- Opening Delimiter -

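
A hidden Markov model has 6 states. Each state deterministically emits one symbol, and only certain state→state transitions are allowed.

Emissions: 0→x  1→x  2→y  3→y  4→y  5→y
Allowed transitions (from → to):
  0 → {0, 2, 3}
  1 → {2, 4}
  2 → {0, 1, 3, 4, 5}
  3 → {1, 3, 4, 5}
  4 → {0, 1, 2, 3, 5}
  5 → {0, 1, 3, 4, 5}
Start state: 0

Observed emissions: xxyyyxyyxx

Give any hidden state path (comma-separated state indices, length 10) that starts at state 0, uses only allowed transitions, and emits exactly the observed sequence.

0,0,3,5,3,1,4,2,0,0

  0: obs=x cand={0,1} pick 0 [start]
  1: obs=x cand={0,1} pick 0 [0->0 ok]
  2: obs=y cand={2,3,4,5} pick 3 [0->3 ok]
  3: obs=y cand={2,3,4,5} pick 5 [3->5 ok]
  4: obs=y cand={2,3,4,5} pick 3 [5->3 ok]
  5: obs=x cand={0,1} pick 1 [3->1 ok]
  6: obs=y cand={2,3,4,5} pick 4 [1->4 ok]
  7: obs=y cand={2,3,4,5} pick 2 [4->2 ok]
  8: obs=x cand={0,1} pick 0 [2->0 ok]
  9: obs=x cand={0,1} pick 0 [0->0 ok]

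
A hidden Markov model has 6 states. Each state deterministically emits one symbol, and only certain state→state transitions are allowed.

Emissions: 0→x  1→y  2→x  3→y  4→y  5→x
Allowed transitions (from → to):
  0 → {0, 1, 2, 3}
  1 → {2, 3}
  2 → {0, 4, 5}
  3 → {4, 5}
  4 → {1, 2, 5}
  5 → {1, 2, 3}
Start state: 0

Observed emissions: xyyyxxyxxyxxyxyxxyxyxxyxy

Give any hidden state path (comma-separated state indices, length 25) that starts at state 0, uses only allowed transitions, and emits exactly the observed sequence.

  0: obs=x cand={0,2,5} pick 0 [start]
  1: obs=y cand={1,3,4} pick 1 [0->1 ok]
  2: obs=y cand={1,3,4} pick 3 [1->3 ok]
  3: obs=y cand={1,3,4} pick 4 [3->4 ok]
  4: obs=x cand={0,2,5} pick 5 [4->5 ok]
  5: obs=x cand={0,2,5} pick 2 [5->2 ok]
  6: obs=y cand={1,3,4} pick 4 [2->4 ok]
  7: obs=x cand={0,2,5} pick 5 [4->5 ok]
  8: obs=x cand={0,2,5} pick 2 [5->2 ok]
  9: obs=y cand={1,3,4} pick 4 [2->4 ok]
  10: obs=x cand={0,2,5} pick 2 [4->2 ok]
  11: obs=x cand={0,2,5} pick 5 [2->5 ok]
  12: obs=y cand={1,3,4} pick 3 [5->3 ok]
  13: obs=x cand={0,2,5} pick 5 [3->5 ok]
  14: obs=y cand={1,3,4} pick 1 [5->1 ok]
  15: obs=x cand={0,2,5} pick 2 [1->2 ok]
  16: obs=x cand={0,2,5} pick 5 [2->5 ok]
  17: obs=y cand={1,3,4} pick 1 [5->1 ok]
  18: obs=x cand={0,2,5} pick 2 [1->2 ok]
  19: obs=y cand={1,3,4} pick 4 [2->4 ok]
  20: obs=x cand={0,2,5} pick 2 [4->2 ok]
  21: obs=x cand={0,2,5} pick 0 [2->0 ok]
  22: obs=y cand={1,3,4} pick 3 [0->3 ok]
  23: obs=x cand={0,2,5} pick 5 [3->5 ok]
  24: obs=y cand={1,3,4} pick 3 [5->3 ok]

0,1,3,4,5,2,4,5,2,4,2,5,3,5,1,2,5,1,2,4,2,0,3,5,3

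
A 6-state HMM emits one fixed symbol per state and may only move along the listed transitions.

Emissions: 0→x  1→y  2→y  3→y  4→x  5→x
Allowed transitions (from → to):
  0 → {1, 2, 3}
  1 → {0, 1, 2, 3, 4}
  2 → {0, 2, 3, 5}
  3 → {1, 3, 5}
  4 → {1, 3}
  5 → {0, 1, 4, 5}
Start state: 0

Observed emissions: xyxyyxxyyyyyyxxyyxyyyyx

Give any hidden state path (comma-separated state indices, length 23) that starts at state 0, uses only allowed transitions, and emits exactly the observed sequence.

  t0 'x' -> {0,4,5}, take 0 (start)
  t1 'y' -> {1,2,3}, take 1 (0->1 ok)
  t2 'x' -> {0,4,5}, take 0 (1->0 ok)
  t3 'y' -> {1,2,3}, take 1 (0->1 ok)
  t4 'y' -> {1,2,3}, take 3 (1->3 ok)
  t5 'x' -> {0,4,5}, take 5 (3->5 ok)
  t6 'x' -> {0,4,5}, take 5 (5->5 ok)
  t7 'y' -> {1,2,3}, take 1 (5->1 ok)
  t8 'y' -> {1,2,3}, take 2 (1->2 ok)
  t9 'y' -> {1,2,3}, take 3 (2->3 ok)
  t10 'y' -> {1,2,3}, take 3 (3->3 ok)
  t11 'y' -> {1,2,3}, take 3 (3->3 ok)
  t12 'y' -> {1,2,3}, take 3 (3->3 ok)
  t13 'x' -> {0,4,5}, take 5 (3->5 ok)
  t14 'x' -> {0,4,5}, take 5 (5->5 ok)
  t15 'y' -> {1,2,3}, take 1 (5->1 ok)
  t16 'y' -> {1,2,3}, take 1 (1->1 ok)
  t17 'x' -> {0,4,5}, take 4 (1->4 ok)
  t18 'y' -> {1,2,3}, take 3 (4->3 ok)
  t19 'y' -> {1,2,3}, take 3 (3->3 ok)
  t20 'y' -> {1,2,3}, take 1 (3->1 ok)
  t21 'y' -> {1,2,3}, take 1 (1->1 ok)
  t22 'x' -> {0,4,5}, take 4 (1->4 ok)

0,1,0,1,3,5,5,1,2,3,3,3,3,5,5,1,1,4,3,3,1,1,4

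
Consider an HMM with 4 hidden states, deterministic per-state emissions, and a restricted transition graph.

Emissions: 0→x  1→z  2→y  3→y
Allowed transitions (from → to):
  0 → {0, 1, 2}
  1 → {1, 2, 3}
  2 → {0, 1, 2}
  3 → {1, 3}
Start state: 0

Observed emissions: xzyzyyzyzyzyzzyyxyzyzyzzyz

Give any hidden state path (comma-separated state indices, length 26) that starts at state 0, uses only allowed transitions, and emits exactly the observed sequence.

0,1,3,1,2,2,1,3,1,2,1,3,1,1,2,2,0,2,1,2,1,3,1,1,3,1

  [0] x  {0}  => 0  start
  [1] z  {1}  => 1  0->1 ok
  [2] y  {2,3}  => 3  1->3 ok
  [3] z  {1}  => 1  3->1 ok
  [4] y  {2,3}  => 2  1->2 ok
  [5] y  {2,3}  => 2  2->2 ok
  [6] z  {1}  => 1  2->1 ok
  [7] y  {2,3}  => 3  1->3 ok
  [8] z  {1}  => 1  3->1 ok
  [9] y  {2,3}  => 2  1->2 ok
  [10] z  {1}  => 1  2->1 ok
  [11] y  {2,3}  => 3  1->3 ok
  [12] z  {1}  => 1  3->1 ok
  [13] z  {1}  => 1  1->1 ok
  [14] y  {2,3}  => 2  1->2 ok
  [15] y  {2,3}  => 2  2->2 ok
  [16] x  {0}  => 0  2->0 ok
  [17] y  {2,3}  => 2  0->2 ok
  [18] z  {1}  => 1  2->1 ok
  [19] y  {2,3}  => 2  1->2 ok
  [20] z  {1}  => 1  2->1 ok
  [21] y  {2,3}  => 3  1->3 ok
  [22] z  {1}  => 1  3->1 ok
  [23] z  {1}  => 1  1->1 ok
  [24] y  {2,3}  => 3  1->3 ok
  [25] z  {1}  => 1  3->1 ok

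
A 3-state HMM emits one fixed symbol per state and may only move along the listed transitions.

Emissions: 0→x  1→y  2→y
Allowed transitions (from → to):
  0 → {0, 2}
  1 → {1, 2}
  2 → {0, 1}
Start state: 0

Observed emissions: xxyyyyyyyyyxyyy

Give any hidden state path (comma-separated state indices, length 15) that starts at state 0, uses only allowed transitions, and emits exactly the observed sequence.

0,0,2,1,2,1,2,1,1,1,2,0,2,1,2

  t0 'x' -> {0}, take 0 (start)
  t1 'x' -> {0}, take 0 (0->0 ok)
  t2 'y' -> {1,2}, take 2 (0->2 ok)
  t3 'y' -> {1,2}, take 1 (2->1 ok)
  t4 'y' -> {1,2}, take 2 (1->2 ok)
  t5 'y' -> {1,2}, take 1 (2->1 ok)
  t6 'y' -> {1,2}, take 2 (1->2 ok)
  t7 'y' -> {1,2}, take 1 (2->1 ok)
  t8 'y' -> {1,2}, take 1 (1->1 ok)
  t9 'y' -> {1,2}, take 1 (1->1 ok)
  t10 'y' -> {1,2}, take 2 (1->2 ok)
  t11 'x' -> {0}, take 0 (2->0 ok)
  t12 'y' -> {1,2}, take 2 (0->2 ok)
  t13 'y' -> {1,2}, take 1 (2->1 ok)
  t14 'y' -> {1,2}, take 2 (1->2 ok)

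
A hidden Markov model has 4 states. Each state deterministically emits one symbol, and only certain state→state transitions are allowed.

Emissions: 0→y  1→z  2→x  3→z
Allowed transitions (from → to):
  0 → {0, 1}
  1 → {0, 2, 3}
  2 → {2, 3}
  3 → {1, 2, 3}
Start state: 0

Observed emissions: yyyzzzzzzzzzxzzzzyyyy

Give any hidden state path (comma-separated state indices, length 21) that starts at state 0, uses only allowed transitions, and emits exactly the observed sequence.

0,0,0,1,3,3,3,1,3,3,3,1,2,3,1,3,1,0,0,0,0

  t0 'y' -> {0}, take 0 (start)
  t1 'y' -> {0}, take 0 (0->0 ok)
  t2 'y' -> {0}, take 0 (0->0 ok)
  t3 'z' -> {1,3}, take 1 (0->1 ok)
  t4 'z' -> {1,3}, take 3 (1->3 ok)
  t5 'z' -> {1,3}, take 3 (3->3 ok)
  t6 'z' -> {1,3}, take 3 (3->3 ok)
  t7 'z' -> {1,3}, take 1 (3->1 ok)
  t8 'z' -> {1,3}, take 3 (1->3 ok)
  t9 'z' -> {1,3}, take 3 (3->3 ok)
  t10 'z' -> {1,3}, take 3 (3->3 ok)
  t11 'z' -> {1,3}, take 1 (3->1 ok)
  t12 'x' -> {2}, take 2 (1->2 ok)
  t13 'z' -> {1,3}, take 3 (2->3 ok)
  t14 'z' -> {1,3}, take 1 (3->1 ok)
  t15 'z' -> {1,3}, take 3 (1->3 ok)
  t16 'z' -> {1,3}, take 1 (3->1 ok)
  t17 'y' -> {0}, take 0 (1->0 ok)
  t18 'y' -> {0}, take 0 (0->0 ok)
  t19 'y' -> {0}, take 0 (0->0 ok)
  t20 'y' -> {0}, take 0 (0->0 ok)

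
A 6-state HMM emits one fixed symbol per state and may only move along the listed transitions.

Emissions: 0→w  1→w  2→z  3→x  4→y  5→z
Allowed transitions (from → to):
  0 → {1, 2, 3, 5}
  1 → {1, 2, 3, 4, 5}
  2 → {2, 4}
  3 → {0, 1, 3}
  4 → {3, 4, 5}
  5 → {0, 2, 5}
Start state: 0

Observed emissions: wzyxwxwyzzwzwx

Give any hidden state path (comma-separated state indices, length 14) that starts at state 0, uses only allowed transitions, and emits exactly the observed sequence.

0,2,4,3,0,3,1,4,5,5,0,5,0,3

  [0] w  {0,1}  => 0  start
  [1] z  {2,5}  => 2  0->2 ok
  [2] y  {4}  => 4  2->4 ok
  [3] x  {3}  => 3  4->3 ok
  [4] w  {0,1}  => 0  3->0 ok
  [5] x  {3}  => 3  0->3 ok
  [6] w  {0,1}  => 1  3->1 ok
  [7] y  {4}  => 4  1->4 ok
  [8] z  {2,5}  => 5  4->5 ok
  [9] z  {2,5}  => 5  5->5 ok
  [10] w  {0,1}  => 0  5->0 ok
  [11] z  {2,5}  => 5  0->5 ok
  [12] w  {0,1}  => 0  5->0 ok
  [13] x  {3}  => 3  0->3 ok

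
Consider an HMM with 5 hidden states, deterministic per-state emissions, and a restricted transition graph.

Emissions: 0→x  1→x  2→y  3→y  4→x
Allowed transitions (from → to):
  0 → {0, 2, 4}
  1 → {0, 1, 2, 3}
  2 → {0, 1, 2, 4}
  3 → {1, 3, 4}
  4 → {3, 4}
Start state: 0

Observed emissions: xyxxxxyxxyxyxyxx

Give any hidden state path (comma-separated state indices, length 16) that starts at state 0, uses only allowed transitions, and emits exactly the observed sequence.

  t0 'x' -> {0,1,4}, take 0 (start)
  t1 'y' -> {2,3}, take 2 (0->2 ok)
  t2 'x' -> {0,1,4}, take 4 (2->4 ok)
  t3 'x' -> {0,1,4}, take 4 (4->4 ok)
  t4 'x' -> {0,1,4}, take 4 (4->4 ok)
  t5 'x' -> {0,1,4}, take 4 (4->4 ok)
  t6 'y' -> {2,3}, take 3 (4->3 ok)
  t7 'x' -> {0,1,4}, take 4 (3->4 ok)
  t8 'x' -> {0,1,4}, take 4 (4->4 ok)
  t9 'y' -> {2,3}, take 3 (4->3 ok)
  t10 'x' -> {0,1,4}, take 1 (3->1 ok)
  t11 'y' -> {2,3}, take 3 (1->3 ok)
  t12 'x' -> {0,1,4}, take 1 (3->1 ok)
  t13 'y' -> {2,3}, take 2 (1->2 ok)
  t14 'x' -> {0,1,4}, take 0 (2->0 ok)
  t15 'x' -> {0,1,4}, take 4 (0->4 ok)

0,2,4,4,4,4,3,4,4,3,1,3,1,2,0,4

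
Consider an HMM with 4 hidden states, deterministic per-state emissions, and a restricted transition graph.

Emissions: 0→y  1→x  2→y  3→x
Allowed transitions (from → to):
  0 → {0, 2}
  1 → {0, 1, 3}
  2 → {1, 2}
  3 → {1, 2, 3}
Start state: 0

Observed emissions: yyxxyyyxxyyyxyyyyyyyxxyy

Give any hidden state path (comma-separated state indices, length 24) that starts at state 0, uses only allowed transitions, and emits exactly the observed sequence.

0,2,1,1,0,0,2,1,1,0,0,2,1,0,0,0,2,2,2,2,1,1,0,0

  pos 0: y in {0,2}, choose 0; start
  pos 1: y in {0,2}, choose 2; 0->2 ok
  pos 2: x in {1,3}, choose 1; 2->1 ok
  pos 3: x in {1,3}, choose 1; 1->1 ok
  pos 4: y in {0,2}, choose 0; 1->0 ok
  pos 5: y in {0,2}, choose 0; 0->0 ok
  pos 6: y in {0,2}, choose 2; 0->2 ok
  pos 7: x in {1,3}, choose 1; 2->1 ok
  pos 8: x in {1,3}, choose 1; 1->1 ok
  pos 9: y in {0,2}, choose 0; 1->0 ok
  pos 10: y in {0,2}, choose 0; 0->0 ok
  pos 11: y in {0,2}, choose 2; 0->2 ok
  pos 12: x in {1,3}, choose 1; 2->1 ok
  pos 13: y in {0,2}, choose 0; 1->0 ok
  pos 14: y in {0,2}, choose 0; 0->0 ok
  pos 15: y in {0,2}, choose 0; 0->0 ok
  pos 16: y in {0,2}, choose 2; 0->2 ok
  pos 17: y in {0,2}, choose 2; 2->2 ok
  pos 18: y in {0,2}, choose 2; 2->2 ok
  pos 19: y in {0,2}, choose 2; 2->2 ok
  pos 20: x in {1,3}, choose 1; 2->1 ok
  pos 21: x in {1,3}, choose 1; 1->1 ok
  pos 22: y in {0,2}, choose 0; 1->0 ok
  pos 23: y in {0,2}, choose 0; 0->0 ok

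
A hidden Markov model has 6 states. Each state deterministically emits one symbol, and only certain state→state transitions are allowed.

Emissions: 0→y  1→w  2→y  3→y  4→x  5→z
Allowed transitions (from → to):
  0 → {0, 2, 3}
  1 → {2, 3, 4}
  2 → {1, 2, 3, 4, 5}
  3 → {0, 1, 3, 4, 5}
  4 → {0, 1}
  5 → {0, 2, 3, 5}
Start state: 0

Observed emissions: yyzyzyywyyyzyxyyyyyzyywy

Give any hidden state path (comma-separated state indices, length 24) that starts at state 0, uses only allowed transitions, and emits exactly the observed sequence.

0,3,5,3,5,0,2,1,3,0,2,5,3,4,0,2,3,0,2,5,2,3,1,3

  [0] y  {0,2,3}  => 0  start
  [1] y  {0,2,3}  => 3  0->3 ok
  [2] z  {5}  => 5  3->5 ok
  [3] y  {0,2,3}  => 3  5->3 ok
  [4] z  {5}  => 5  3->5 ok
  [5] y  {0,2,3}  => 0  5->0 ok
  [6] y  {0,2,3}  => 2  0->2 ok
  [7] w  {1}  => 1  2->1 ok
  [8] y  {0,2,3}  => 3  1->3 ok
  [9] y  {0,2,3}  => 0  3->0 ok
  [10] y  {0,2,3}  => 2  0->2 ok
  [11] z  {5}  => 5  2->5 ok
  [12] y  {0,2,3}  => 3  5->3 ok
  [13] x  {4}  => 4  3->4 ok
  [14] y  {0,2,3}  => 0  4->0 ok
  [15] y  {0,2,3}  => 2  0->2 ok
  [16] y  {0,2,3}  => 3  2->3 ok
  [17] y  {0,2,3}  => 0  3->0 ok
  [18] y  {0,2,3}  => 2  0->2 ok
  [19] z  {5}  => 5  2->5 ok
  [20] y  {0,2,3}  => 2  5->2 ok
  [21] y  {0,2,3}  => 3  2->3 ok
  [22] w  {1}  => 1  3->1 ok
  [23] y  {0,2,3}  => 3  1->3 ok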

- Closing Delimiter -

PROBLEM STATEMENT >>
What do the lines of the material read, from the first through the line with "Observed emissions: xyyyxxyxxyxxyxyxxyxyxxyxy"? Transcribe them exactly and stop there.

SOLUTION >>
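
A hidden Markov model has 6 states. Each state deterministically emits one symbol, and only certain state→state transitions are allowed.

Emissions: 0→x  1→x  2→y  3→y  4→y  5→y
Allowed transitions (from → to):
  0 → {0, 2, 3}
  1 → {2, 4}
  2 → {0, 1, 3, 4, 5}
  3 → {1, 3, 4, 5}
  4 → {0, 1, 2, 3, 5}
  5 → {0, 1, 3, 4, 5}
Start state: 0

Observed emissions: xxyyyxyyxx

Give any hidden state path (comma-separated state indices, length 10) that starts at state 0, uses only allowed transitions, and emits exactly the observed sequence.

0,0,3,5,3,1,4,2,0,0

  0: obs=x cand={0,1} pick 0 [start]
  1: obs=x cand={0,1} pick 0 [0->0 ok]
  2: obs=y cand={2,3,4,5} pick 3 [0->3 ok]
  3: obs=y cand={2,3,4,5} pick 5 [3->5 ok]
  4: obs=y cand={2,3,4,5} pick 3 [5->3 ok]
  5: obs=x cand={0,1} pick 1 [3->1 ok]
  6: obs=y cand={2,3,4,5} pick 4 [1->4 ok]
  7: obs=y cand={2,3,4,5} pick 2 [4->2 ok]
  8: obs=x cand={0,1} pick 0 [2->0 ok]
  9: obs=x cand={0,1} pick 0 [0->0 ok]

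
A hidden Markov model has 6 states. Each state deterministically emits one symbol, and only certain state→state transitions are allowed.

Emissions: 0→x  1→y  2→x  3→y  4→y  5→x
Allowed transitions (from → to):
  0 → {0, 1, 2, 3}
  1 → {2, 3}
  2 → {0, 4, 5}
  3 → {4, 5}
  4 → {1, 2, 5}
  5 → {1, 2, 3}
Start state: 0

Observed emissions: xyyyxxyxxyxxyxyxxyxyxxyxy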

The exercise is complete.